WORK TO COMPLETE.
Type out the data again, word for word and in full.

Start of THE DATA

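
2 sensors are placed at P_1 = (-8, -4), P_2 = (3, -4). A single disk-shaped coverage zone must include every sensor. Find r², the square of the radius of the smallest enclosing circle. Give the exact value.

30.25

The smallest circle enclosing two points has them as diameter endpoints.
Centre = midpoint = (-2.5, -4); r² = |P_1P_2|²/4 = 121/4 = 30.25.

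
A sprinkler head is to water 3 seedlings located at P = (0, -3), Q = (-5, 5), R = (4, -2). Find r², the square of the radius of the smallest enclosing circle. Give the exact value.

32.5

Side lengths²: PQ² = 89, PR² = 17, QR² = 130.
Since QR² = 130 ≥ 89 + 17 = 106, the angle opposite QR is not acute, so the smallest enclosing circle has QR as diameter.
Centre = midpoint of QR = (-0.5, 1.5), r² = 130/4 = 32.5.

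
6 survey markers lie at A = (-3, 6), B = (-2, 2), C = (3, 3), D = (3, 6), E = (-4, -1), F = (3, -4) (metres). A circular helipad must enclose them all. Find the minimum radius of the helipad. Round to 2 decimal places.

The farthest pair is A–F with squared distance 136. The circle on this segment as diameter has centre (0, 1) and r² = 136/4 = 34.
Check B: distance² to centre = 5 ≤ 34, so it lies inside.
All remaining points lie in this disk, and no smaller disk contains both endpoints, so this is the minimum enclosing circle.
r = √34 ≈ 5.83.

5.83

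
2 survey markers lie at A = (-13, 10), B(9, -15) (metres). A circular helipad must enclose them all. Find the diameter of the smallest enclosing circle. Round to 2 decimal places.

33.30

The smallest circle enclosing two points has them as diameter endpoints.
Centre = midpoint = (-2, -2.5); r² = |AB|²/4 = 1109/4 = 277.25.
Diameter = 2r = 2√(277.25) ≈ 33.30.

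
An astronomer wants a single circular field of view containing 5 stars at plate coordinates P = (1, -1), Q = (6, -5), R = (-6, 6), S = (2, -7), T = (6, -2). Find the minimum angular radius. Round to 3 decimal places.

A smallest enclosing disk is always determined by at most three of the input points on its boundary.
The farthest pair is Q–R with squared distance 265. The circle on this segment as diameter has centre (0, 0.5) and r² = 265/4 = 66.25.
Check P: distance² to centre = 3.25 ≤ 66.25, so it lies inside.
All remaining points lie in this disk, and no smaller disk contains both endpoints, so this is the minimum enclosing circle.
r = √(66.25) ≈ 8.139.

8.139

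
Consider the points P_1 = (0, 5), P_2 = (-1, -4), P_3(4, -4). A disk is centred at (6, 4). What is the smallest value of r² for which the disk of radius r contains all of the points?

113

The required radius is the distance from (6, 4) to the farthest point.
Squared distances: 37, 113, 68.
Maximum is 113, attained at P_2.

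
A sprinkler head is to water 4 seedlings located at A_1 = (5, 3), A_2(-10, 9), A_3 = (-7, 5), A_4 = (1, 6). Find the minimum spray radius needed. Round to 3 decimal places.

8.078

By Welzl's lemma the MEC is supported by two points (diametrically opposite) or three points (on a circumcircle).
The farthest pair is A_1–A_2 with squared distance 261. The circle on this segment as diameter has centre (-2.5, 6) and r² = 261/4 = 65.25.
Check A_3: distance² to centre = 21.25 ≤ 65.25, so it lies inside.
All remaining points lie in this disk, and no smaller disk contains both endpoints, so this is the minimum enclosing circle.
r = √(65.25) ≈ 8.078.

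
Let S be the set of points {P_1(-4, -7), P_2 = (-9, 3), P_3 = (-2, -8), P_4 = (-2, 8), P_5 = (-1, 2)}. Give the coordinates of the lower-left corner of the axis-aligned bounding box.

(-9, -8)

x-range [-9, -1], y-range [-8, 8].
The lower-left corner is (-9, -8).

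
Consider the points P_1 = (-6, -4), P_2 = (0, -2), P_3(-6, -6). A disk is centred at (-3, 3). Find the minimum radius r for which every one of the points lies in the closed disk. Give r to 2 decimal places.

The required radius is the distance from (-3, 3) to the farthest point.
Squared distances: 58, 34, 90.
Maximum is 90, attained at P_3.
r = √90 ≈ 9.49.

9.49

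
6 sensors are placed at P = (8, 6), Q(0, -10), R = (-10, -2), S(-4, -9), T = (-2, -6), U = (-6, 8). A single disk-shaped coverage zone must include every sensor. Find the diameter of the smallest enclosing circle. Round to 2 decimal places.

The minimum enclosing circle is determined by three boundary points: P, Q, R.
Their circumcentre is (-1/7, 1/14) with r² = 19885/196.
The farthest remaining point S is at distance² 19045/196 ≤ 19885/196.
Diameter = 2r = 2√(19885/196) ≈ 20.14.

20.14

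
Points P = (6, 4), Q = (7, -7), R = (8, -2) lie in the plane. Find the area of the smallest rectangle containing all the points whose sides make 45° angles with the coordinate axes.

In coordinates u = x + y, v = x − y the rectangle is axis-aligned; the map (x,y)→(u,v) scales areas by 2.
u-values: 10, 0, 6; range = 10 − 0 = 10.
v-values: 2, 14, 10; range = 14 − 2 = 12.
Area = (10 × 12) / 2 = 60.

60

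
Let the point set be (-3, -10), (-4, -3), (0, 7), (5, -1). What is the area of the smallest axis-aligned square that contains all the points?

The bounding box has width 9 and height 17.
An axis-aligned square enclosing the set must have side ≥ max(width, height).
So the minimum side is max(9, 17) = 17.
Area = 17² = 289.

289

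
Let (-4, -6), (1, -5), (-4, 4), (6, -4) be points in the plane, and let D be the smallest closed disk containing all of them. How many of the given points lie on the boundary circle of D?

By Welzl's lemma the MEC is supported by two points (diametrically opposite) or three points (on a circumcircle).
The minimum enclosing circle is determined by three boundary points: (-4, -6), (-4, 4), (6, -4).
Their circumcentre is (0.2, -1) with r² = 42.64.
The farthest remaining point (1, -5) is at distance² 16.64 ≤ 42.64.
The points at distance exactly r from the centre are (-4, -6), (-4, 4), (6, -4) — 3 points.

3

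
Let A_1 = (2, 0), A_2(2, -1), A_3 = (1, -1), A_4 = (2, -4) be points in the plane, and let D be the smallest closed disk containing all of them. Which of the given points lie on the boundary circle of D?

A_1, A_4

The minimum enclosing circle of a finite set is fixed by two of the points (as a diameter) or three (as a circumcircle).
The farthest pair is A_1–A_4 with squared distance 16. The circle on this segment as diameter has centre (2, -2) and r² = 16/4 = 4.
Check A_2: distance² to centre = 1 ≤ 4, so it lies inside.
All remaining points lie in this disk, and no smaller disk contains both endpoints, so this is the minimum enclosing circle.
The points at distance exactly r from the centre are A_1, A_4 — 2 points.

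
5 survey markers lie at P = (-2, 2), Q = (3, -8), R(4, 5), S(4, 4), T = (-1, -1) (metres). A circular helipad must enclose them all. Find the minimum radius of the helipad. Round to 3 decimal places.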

End of THE DATA

WRITTEN ANSWER.
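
2 sensors are placed at P_1 = (-8, -4), P_2 = (3, -4). A single disk-shaped coverage zone must include every sensor. Find r², the square of the radius of the smallest enclosing circle. Give the exact value.

30.25

The smallest circle enclosing two points has them as diameter endpoints.
Centre = midpoint = (-2.5, -4); r² = |P_1P_2|²/4 = 121/4 = 30.25.

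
A sprinkler head is to water 3 seedlings located at P = (0, -3), Q = (-5, 5), R = (4, -2). Find r², the square of the radius of the smallest enclosing circle. Give the exact value.

32.5

Side lengths²: PQ² = 89, PR² = 17, QR² = 130.
Since QR² = 130 ≥ 89 + 17 = 106, the angle opposite QR is not acute, so the smallest enclosing circle has QR as diameter.
Centre = midpoint of QR = (-0.5, 1.5), r² = 130/4 = 32.5.

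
6 survey markers lie at A = (-3, 6), B = (-2, 2), C = (3, 3), D = (3, 6), E = (-4, -1), F = (3, -4) (metres). A circular helipad must enclose them all. Find the minimum radius of the helipad. Round to 2 decimal places.

The farthest pair is A–F with squared distance 136. The circle on this segment as diameter has centre (0, 1) and r² = 136/4 = 34.
Check B: distance² to centre = 5 ≤ 34, so it lies inside.
All remaining points lie in this disk, and no smaller disk contains both endpoints, so this is the minimum enclosing circle.
r = √34 ≈ 5.83.

5.83

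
2 survey markers lie at A = (-13, 10), B(9, -15) (metres). A circular helipad must enclose them all. Find the diameter of the smallest enclosing circle. Round to 2 decimal places.

33.30

The smallest circle enclosing two points has them as diameter endpoints.
Centre = midpoint = (-2, -2.5); r² = |AB|²/4 = 1109/4 = 277.25.
Diameter = 2r = 2√(277.25) ≈ 33.30.

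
An astronomer wants a single circular field of view containing 5 stars at plate coordinates P = (1, -1), Q = (6, -5), R = (-6, 6), S = (2, -7), T = (6, -2). Find the minimum angular radius. Round to 3 decimal places.

A smallest enclosing disk is always determined by at most three of the input points on its boundary.
The farthest pair is Q–R with squared distance 265. The circle on this segment as diameter has centre (0, 0.5) and r² = 265/4 = 66.25.
Check P: distance² to centre = 3.25 ≤ 66.25, so it lies inside.
All remaining points lie in this disk, and no smaller disk contains both endpoints, so this is the minimum enclosing circle.
r = √(66.25) ≈ 8.139.

8.139

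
Consider the points P_1 = (0, 5), P_2 = (-1, -4), P_3(4, -4). A disk is centred at (6, 4). What is the smallest value of r² for which the disk of radius r contains all of the points?

113

The required radius is the distance from (6, 4) to the farthest point.
Squared distances: 37, 113, 68.
Maximum is 113, attained at P_2.

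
A sprinkler head is to water 4 seedlings located at A_1 = (5, 3), A_2(-10, 9), A_3 = (-7, 5), A_4 = (1, 6). Find the minimum spray radius needed. Round to 3 decimal places.

8.078

By Welzl's lemma the MEC is supported by two points (diametrically opposite) or three points (on a circumcircle).
The farthest pair is A_1–A_2 with squared distance 261. The circle on this segment as diameter has centre (-2.5, 6) and r² = 261/4 = 65.25.
Check A_3: distance² to centre = 21.25 ≤ 65.25, so it lies inside.
All remaining points lie in this disk, and no smaller disk contains both endpoints, so this is the minimum enclosing circle.
r = √(65.25) ≈ 8.078.

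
Let S be the set of points {P_1(-4, -7), P_2 = (-9, 3), P_3 = (-2, -8), P_4 = (-2, 8), P_5 = (-1, 2)}. Give the coordinates of the lower-left corner of the axis-aligned bounding box.

(-9, -8)

x-range [-9, -1], y-range [-8, 8].
The lower-left corner is (-9, -8).

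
Consider the points P_1 = (-6, -4), P_2 = (0, -2), P_3(-6, -6). A disk is centred at (-3, 3). Find the minimum radius r for which every one of the points lies in the closed disk. Give r to 2 decimal places.

The required radius is the distance from (-3, 3) to the farthest point.
Squared distances: 58, 34, 90.
Maximum is 90, attained at P_3.
r = √90 ≈ 9.49.

9.49

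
6 sensors are placed at P = (8, 6), Q(0, -10), R = (-10, -2), S(-4, -9), T = (-2, -6), U = (-6, 8). A single disk-shaped coverage zone must include every sensor. Find the diameter of the smallest enclosing circle. Round to 2 decimal places.

The minimum enclosing circle is determined by three boundary points: P, Q, R.
Their circumcentre is (-1/7, 1/14) with r² = 19885/196.
The farthest remaining point S is at distance² 19045/196 ≤ 19885/196.
Diameter = 2r = 2√(19885/196) ≈ 20.14.

20.14

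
Points P = (6, 4), Q = (7, -7), R = (8, -2) lie in the plane. Find the area of the smallest rectangle containing all the points whose sides make 45° angles with the coordinate axes.

In coordinates u = x + y, v = x − y the rectangle is axis-aligned; the map (x,y)→(u,v) scales areas by 2.
u-values: 10, 0, 6; range = 10 − 0 = 10.
v-values: 2, 14, 10; range = 14 − 2 = 12.
Area = (10 × 12) / 2 = 60.

60

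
Let the point set be (-3, -10), (-4, -3), (0, 7), (5, -1). What is the area of the smallest axis-aligned square that contains all the points?

The bounding box has width 9 and height 17.
An axis-aligned square enclosing the set must have side ≥ max(width, height).
So the minimum side is max(9, 17) = 17.
Area = 17² = 289.

289

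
Let (-4, -6), (1, -5), (-4, 4), (6, -4) be points in the plane, and let D be the smallest closed disk containing all of them. How many of the given points lie on the boundary circle of D?

By Welzl's lemma the MEC is supported by two points (diametrically opposite) or three points (on a circumcircle).
The minimum enclosing circle is determined by three boundary points: (-4, -6), (-4, 4), (6, -4).
Their circumcentre is (0.2, -1) with r² = 42.64.
The farthest remaining point (1, -5) is at distance² 16.64 ≤ 42.64.
The points at distance exactly r from the centre are (-4, -6), (-4, 4), (6, -4) — 3 points.

3

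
Let A_1 = (2, 0), A_2(2, -1), A_3 = (1, -1), A_4 = (2, -4) be points in the plane, and let D be the smallest closed disk containing all of them. Which of the given points lie on the boundary circle of D?

A_1, A_4

The minimum enclosing circle of a finite set is fixed by two of the points (as a diameter) or three (as a circumcircle).
The farthest pair is A_1–A_4 with squared distance 16. The circle on this segment as diameter has centre (2, -2) and r² = 16/4 = 4.
Check A_2: distance² to centre = 1 ≤ 4, so it lies inside.
All remaining points lie in this disk, and no smaller disk contains both endpoints, so this is the minimum enclosing circle.
The points at distance exactly r from the centre are A_1, A_4 — 2 points.

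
5 survey markers lie at P = (-2, 2), Q = (3, -8), R(4, 5), S(4, 4), T = (-1, -1) (metres). A circular helipad must enclose them all. Find the minimum radius of the helipad. Round to 3 decimal places.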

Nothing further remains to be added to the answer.